:: DATA

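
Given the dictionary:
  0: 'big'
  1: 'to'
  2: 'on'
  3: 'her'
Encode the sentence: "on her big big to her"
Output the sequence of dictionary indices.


Look up each word in the dictionary:
  'on' -> 2
  'her' -> 3
  'big' -> 0
  'big' -> 0
  'to' -> 1
  'her' -> 3

Encoded: [2, 3, 0, 0, 1, 3]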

::::

WHAT YOU NEED TO DO: Return the material in full, restating each entry word for word.

PROBLEM SOLUTION:
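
Given the dictionary:
  0: 'big'
  1: 'to'
  2: 'on'
  3: 'her'
Encode the sentence: "on her big big to her"
Output the sequence of dictionary indices.


Look up each word in the dictionary:
  'on' -> 2
  'her' -> 3
  'big' -> 0
  'big' -> 0
  'to' -> 1
  'her' -> 3

Encoded: [2, 3, 0, 0, 1, 3]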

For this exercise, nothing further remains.